**Exercise**. Your answer must be the records below, reproduced exactly.

**Data**.
....................

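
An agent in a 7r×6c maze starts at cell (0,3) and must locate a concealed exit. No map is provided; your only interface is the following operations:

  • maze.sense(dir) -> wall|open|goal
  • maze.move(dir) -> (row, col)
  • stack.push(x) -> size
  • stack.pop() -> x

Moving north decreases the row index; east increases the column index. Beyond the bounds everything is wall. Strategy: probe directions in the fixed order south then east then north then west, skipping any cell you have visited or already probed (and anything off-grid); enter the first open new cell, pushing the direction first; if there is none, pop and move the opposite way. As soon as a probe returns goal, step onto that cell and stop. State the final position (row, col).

-> sense(dir→south)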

....................

**Response area**.
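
An agent in a 7r×6c maze starts at cell (0,3) and must locate a concealed exit. No map is provided; your only interface is the following operations:

  • maze.sense(dir) -> wall|open|goal
  • maze.move(dir) -> (row, col)
  • stack.push(x) -> size
  • stack.pop() -> x

Moving north decreases the row index; east increases the column index. Beyond the bounds everything is wall. Strategy: probe directions in the fixed order south then east then north then west, skipping any cell you have visited or already probed (and anything off-grid); enter the first open new cell, pushing the direction first; if there is none, pop and move the opposite way. As soon as a probe returns goal, step onto that cell and stop. State the final position (row, col).

-> sense(dir→south)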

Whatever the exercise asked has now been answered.